(Saved entries)
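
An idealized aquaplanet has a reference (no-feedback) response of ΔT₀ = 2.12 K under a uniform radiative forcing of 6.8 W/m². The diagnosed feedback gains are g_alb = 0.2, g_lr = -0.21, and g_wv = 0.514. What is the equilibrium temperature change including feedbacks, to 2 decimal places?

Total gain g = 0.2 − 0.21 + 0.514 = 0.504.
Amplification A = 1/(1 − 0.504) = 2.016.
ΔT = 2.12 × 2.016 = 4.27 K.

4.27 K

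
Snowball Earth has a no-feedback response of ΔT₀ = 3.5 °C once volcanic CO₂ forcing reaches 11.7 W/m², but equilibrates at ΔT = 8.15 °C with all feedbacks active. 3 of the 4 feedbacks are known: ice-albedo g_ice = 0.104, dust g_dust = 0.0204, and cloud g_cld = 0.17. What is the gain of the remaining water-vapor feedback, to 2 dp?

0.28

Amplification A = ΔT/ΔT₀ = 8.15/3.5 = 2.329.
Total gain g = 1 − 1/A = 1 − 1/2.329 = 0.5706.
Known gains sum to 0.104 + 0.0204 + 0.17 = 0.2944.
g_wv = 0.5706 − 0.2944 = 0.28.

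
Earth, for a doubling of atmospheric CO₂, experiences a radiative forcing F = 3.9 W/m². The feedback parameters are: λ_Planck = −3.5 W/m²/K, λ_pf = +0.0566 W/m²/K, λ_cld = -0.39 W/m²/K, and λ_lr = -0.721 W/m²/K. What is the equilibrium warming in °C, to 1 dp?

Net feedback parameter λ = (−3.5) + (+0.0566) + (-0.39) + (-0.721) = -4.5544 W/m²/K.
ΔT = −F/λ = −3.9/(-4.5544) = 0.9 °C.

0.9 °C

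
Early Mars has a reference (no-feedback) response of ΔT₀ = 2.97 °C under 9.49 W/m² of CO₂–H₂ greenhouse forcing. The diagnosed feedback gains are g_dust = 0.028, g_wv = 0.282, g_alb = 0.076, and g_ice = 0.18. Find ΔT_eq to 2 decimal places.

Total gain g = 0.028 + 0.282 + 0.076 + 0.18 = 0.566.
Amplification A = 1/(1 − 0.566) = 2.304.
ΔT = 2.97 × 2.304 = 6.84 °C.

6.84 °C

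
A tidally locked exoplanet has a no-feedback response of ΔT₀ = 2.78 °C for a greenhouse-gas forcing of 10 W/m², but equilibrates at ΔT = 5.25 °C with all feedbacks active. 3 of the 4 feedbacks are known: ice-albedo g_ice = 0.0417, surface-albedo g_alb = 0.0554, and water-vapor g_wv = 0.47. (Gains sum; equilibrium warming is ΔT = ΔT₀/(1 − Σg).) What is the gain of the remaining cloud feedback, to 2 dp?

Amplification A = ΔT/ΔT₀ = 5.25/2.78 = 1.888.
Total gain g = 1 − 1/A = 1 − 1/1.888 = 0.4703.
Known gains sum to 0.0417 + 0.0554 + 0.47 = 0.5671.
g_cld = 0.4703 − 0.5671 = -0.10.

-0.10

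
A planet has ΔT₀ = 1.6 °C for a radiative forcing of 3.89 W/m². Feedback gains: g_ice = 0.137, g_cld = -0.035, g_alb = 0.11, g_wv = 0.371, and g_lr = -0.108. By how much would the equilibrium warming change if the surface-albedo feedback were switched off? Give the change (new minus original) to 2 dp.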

==

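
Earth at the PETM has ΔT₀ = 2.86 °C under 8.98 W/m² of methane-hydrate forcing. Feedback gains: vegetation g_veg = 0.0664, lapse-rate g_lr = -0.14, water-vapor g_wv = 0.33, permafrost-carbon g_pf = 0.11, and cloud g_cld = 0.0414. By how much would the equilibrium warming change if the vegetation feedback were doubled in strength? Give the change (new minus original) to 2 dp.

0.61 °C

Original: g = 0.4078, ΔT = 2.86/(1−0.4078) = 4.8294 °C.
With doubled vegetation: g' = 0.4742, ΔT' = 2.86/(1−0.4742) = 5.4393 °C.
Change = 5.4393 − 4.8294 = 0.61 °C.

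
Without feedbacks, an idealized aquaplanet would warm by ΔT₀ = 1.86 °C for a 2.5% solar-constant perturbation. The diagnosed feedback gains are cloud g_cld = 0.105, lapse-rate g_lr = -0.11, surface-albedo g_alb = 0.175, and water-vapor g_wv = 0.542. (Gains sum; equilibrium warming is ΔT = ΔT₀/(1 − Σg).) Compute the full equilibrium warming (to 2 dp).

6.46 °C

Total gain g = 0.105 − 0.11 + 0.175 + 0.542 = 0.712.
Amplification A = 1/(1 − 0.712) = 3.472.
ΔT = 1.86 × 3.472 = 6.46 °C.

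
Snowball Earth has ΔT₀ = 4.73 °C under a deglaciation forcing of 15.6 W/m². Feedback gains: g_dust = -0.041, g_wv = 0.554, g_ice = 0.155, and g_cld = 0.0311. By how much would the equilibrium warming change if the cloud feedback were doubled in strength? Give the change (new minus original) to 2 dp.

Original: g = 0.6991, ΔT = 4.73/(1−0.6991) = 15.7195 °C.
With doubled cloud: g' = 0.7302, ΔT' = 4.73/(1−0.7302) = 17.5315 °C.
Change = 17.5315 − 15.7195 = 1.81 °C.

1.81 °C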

## About this task
There is a run of lines above from the one with "A tidally locked" to the one with "A planet has"; print exactly that run, both ends included, and nothing else.

## Finished exercise
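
A tidally locked exoplanet has a no-feedback response of ΔT₀ = 2.78 °C for a greenhouse-gas forcing of 10 W/m², but equilibrates at ΔT = 5.25 °C with all feedbacks active. 3 of the 4 feedbacks are known: ice-albedo g_ice = 0.0417, surface-albedo g_alb = 0.0554, and water-vapor g_wv = 0.47. (Gains sum; equilibrium warming is ΔT = ΔT₀/(1 − Σg).) What is the gain of the remaining cloud feedback, to 2 dp?

Amplification A = ΔT/ΔT₀ = 5.25/2.78 = 1.888.
Total gain g = 1 − 1/A = 1 − 1/1.888 = 0.4703.
Known gains sum to 0.0417 + 0.0554 + 0.47 = 0.5671.
g_cld = 0.4703 − 0.5671 = -0.10.

-0.10

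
A planet has ΔT₀ = 1.6 °C for a radiative forcing of 3.89 W/m². Feedback gains: g_ice = 0.137, g_cld = -0.035, g_alb = 0.11, g_wv = 0.371, and g_lr = -0.108. By how much would the equilibrium warming change if the surface-albedo feedback were switched off? Give the change (new minus original) to 2 dp.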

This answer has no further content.